### Task brief
Read the listing below. Then repeat it exactly.

### Data for processing

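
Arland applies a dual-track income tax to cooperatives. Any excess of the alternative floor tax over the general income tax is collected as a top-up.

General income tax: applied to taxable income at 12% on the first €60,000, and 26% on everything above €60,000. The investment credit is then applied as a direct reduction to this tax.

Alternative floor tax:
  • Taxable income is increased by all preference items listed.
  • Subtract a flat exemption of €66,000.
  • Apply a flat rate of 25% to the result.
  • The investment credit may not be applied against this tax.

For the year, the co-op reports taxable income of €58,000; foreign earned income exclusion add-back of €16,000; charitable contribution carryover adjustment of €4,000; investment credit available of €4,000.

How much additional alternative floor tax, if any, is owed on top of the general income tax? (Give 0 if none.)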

### Solution to the exercise
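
Arland applies a dual-track income tax to cooperatives. Any excess of the alternative floor tax over the general income tax is collected as a top-up.

General income tax: applied to taxable income at 12% on the first €60,000, and 26% on everything above €60,000. The investment credit is then applied as a direct reduction to this tax.

Alternative floor tax:
  • Taxable income is increased by all preference items listed.
  • Subtract a flat exemption of €66,000.
  • Apply a flat rate of 25% to the result.
  • The investment credit may not be applied against this tax.

For the year, the co-op reports taxable income of €58,000; foreign earned income exclusion add-back of €16,000; charitable contribution carryover adjustment of €4,000; investment credit available of €4,000.

How much additional alternative floor tax, if any, is owed on top of the general income tax? (Give 0 if none.)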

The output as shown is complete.